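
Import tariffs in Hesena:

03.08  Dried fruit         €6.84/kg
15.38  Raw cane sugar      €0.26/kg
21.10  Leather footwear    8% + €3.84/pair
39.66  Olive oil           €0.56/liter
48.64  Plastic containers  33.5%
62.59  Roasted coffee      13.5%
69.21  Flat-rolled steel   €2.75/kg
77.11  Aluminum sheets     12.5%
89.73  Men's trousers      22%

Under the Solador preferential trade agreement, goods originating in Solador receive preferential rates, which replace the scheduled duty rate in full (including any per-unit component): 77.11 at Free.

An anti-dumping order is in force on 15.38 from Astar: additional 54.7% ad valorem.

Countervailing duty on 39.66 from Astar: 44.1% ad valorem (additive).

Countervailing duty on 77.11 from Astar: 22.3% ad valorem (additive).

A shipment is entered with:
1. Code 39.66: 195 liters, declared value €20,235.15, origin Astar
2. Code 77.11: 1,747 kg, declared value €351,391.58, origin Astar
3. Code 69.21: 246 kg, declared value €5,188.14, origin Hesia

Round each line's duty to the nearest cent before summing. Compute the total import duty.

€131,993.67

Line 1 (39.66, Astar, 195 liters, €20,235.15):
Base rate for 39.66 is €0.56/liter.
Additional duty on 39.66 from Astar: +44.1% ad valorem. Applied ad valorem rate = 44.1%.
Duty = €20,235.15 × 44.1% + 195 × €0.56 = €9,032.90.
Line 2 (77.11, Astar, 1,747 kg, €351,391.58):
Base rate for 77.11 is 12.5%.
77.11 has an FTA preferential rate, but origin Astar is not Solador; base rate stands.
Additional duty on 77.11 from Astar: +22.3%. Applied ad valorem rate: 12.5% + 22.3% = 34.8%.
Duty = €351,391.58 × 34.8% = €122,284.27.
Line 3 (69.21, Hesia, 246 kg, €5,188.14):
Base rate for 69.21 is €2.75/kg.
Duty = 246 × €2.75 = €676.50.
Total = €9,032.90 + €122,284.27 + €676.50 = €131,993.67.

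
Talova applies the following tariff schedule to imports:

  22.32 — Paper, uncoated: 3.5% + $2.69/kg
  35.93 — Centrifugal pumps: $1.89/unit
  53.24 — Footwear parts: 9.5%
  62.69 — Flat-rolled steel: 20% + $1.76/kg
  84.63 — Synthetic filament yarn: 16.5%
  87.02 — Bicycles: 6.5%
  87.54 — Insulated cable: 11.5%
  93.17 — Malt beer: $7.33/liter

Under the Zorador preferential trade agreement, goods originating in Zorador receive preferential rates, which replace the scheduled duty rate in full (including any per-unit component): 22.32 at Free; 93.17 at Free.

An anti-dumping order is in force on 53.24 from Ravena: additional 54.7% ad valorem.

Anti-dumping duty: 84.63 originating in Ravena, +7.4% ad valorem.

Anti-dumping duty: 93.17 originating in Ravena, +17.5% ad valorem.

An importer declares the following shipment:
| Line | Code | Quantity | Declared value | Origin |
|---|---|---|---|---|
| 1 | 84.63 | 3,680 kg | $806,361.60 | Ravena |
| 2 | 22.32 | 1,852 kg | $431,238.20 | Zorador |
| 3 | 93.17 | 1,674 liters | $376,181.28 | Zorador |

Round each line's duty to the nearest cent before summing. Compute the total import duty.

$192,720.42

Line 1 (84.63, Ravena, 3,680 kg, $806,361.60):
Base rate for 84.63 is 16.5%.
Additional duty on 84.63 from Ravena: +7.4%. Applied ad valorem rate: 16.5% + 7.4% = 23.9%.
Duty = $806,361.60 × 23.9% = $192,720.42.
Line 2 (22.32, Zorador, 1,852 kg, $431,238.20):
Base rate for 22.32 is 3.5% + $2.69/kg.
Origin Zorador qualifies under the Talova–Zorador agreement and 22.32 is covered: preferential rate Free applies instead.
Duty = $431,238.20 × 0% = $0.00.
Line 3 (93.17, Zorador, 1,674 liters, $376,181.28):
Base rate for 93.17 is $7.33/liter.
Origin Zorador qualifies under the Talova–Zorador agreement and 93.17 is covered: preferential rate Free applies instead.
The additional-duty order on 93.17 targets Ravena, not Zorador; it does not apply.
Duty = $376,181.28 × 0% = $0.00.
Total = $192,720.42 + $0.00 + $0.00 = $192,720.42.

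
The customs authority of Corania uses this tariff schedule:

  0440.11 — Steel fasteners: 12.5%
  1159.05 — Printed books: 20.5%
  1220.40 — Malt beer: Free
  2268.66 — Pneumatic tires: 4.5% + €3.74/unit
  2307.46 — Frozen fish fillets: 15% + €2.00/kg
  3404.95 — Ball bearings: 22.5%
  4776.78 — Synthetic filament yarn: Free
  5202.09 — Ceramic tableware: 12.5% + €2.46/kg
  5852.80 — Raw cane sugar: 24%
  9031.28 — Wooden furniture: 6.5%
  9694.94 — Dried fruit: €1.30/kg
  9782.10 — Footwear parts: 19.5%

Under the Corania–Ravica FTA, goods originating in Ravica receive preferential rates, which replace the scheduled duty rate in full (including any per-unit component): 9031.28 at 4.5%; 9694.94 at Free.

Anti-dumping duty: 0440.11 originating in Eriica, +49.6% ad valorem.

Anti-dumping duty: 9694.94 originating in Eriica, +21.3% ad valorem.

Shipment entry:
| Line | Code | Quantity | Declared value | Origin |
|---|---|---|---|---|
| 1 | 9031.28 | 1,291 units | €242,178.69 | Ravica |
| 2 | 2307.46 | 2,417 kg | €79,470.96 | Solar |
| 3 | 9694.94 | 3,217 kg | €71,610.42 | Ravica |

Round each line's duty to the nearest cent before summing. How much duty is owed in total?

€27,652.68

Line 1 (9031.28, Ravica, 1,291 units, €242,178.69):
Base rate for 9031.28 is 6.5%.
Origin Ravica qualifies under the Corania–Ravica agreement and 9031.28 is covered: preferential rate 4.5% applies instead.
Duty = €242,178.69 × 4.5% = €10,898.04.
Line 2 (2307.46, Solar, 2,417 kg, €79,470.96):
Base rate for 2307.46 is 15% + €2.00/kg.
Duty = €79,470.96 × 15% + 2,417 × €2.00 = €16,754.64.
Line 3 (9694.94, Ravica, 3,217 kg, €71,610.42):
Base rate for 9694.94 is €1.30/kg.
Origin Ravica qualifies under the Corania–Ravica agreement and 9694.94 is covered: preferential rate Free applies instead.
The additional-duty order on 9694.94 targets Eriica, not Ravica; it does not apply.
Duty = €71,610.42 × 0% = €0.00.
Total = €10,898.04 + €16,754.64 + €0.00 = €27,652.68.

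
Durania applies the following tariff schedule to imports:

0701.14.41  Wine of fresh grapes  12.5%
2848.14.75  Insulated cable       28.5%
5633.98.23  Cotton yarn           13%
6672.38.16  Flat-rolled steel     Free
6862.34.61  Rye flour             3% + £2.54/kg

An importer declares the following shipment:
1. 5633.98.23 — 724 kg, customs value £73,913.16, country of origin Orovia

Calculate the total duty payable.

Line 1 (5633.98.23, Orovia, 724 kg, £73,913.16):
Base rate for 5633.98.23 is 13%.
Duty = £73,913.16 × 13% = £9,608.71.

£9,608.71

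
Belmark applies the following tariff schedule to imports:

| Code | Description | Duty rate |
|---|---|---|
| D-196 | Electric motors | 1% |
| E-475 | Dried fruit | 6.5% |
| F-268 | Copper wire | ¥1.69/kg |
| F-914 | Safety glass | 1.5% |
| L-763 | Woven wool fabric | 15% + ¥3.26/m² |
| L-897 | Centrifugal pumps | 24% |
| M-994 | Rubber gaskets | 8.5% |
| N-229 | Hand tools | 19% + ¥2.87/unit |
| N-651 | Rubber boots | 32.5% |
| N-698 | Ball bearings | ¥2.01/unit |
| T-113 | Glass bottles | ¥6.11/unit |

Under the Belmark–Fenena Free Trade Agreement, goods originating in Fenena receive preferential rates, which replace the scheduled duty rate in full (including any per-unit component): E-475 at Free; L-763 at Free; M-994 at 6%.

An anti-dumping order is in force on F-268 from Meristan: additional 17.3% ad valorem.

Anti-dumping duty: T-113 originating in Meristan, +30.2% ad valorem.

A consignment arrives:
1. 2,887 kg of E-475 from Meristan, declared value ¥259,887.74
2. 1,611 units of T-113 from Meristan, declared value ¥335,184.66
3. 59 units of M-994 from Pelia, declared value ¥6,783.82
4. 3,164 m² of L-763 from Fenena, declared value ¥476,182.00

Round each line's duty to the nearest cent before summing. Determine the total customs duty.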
-=-=-=-=-
What is required | Show me all lines in the records that contain "including".

Response |
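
Under the Solador preferential trade agreement, goods originating in Solador receive preferential rates, which replace the scheduled duty rate in full (including any per-unit component): 77.11 at Free.
Under the Zorador preferential trade agreement, goods originating in Zorador receive preferential rates, which replace the scheduled duty rate in full (including any per-unit component): 22.32 at Free; 93.17 at Free.
Under the Corania–Ravica FTA, goods originating in Ravica receive preferential rates, which replace the scheduled duty rate in full (including any per-unit component): 9031.28 at 4.5%; 9694.94 at Free.
Under the Belmark–Fenena Free Trade Agreement, goods originating in Fenena receive preferential rates, which replace the scheduled duty rate in full (including any per-unit component): E-475 at Free; L-763 at Free; M-994 at 6%.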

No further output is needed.